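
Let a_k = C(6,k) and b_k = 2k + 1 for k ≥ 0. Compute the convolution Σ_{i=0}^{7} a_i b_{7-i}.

The convolution is the t^7 coefficient of A(t)B(t).
Σ = 1·15 + 6·13 + 15·11 + 20·9 + 15·7 + 6·5 + 1·3 + 0·1 = 576.

576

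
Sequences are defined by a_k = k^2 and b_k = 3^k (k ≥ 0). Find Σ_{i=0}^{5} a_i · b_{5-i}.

This is [x^5] in the product of the two ordinary generating functions.
Σ = 0·243 + 1·81 + 4·27 + 9·9 + 16·3 + 25·1 = 343.

343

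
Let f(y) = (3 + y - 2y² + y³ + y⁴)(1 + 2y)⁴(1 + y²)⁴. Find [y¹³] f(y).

176

(3 + y - 2y² + y³ + y⁴) has coefficients 3,1,-2,1,1 for degrees 0…4.
(1 + 2y)⁴ has coefficients 1,8,24,32,16,0,0,0,0,0,0,0,0,0 for degrees 0…13.
Finally multiplying by (1 + y²)⁴, the product of all factors after the first has coefficients 1,8,28,64,118,176,212,224,193,136,88,32,16,0 for degrees 0…13.
[y¹³] = 3·0 + 1·16 − 2·32 + 1·88 + 1·136 = 176.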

### ASSIGNED TASK
All the entries above should come back exactly as they are written.

### SOLUTION FOR THIS TASK
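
Let a_k = C(6,k) and b_k = 2k + 1 for k ≥ 0. Compute the convolution Σ_{i=0}^{7} a_i b_{7-i}.

The convolution is the t^7 coefficient of A(t)B(t).
Σ = 1·15 + 6·13 + 15·11 + 20·9 + 15·7 + 6·5 + 1·3 + 0·1 = 576.

576

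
Sequences are defined by a_k = k^2 and b_k = 3^k (k ≥ 0). Find Σ_{i=0}^{5} a_i · b_{5-i}.

This is [x^5] in the product of the two ordinary generating functions.
Σ = 0·243 + 1·81 + 4·27 + 9·9 + 16·3 + 25·1 = 343.

343

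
Let f(y) = (3 + y - 2y² + y³ + y⁴)(1 + 2y)⁴(1 + y²)⁴. Find [y¹³] f(y).

176

(3 + y - 2y² + y³ + y⁴) has coefficients 3,1,-2,1,1 for degrees 0…4.
(1 + 2y)⁴ has coefficients 1,8,24,32,16,0,0,0,0,0,0,0,0,0 for degrees 0…13.
Finally multiplying by (1 + y²)⁴, the product of all factors after the first has coefficients 1,8,28,64,118,176,212,224,193,136,88,32,16,0 for degrees 0…13.
[y¹³] = 3·0 + 1·16 − 2·32 + 1·88 + 1·136 = 176.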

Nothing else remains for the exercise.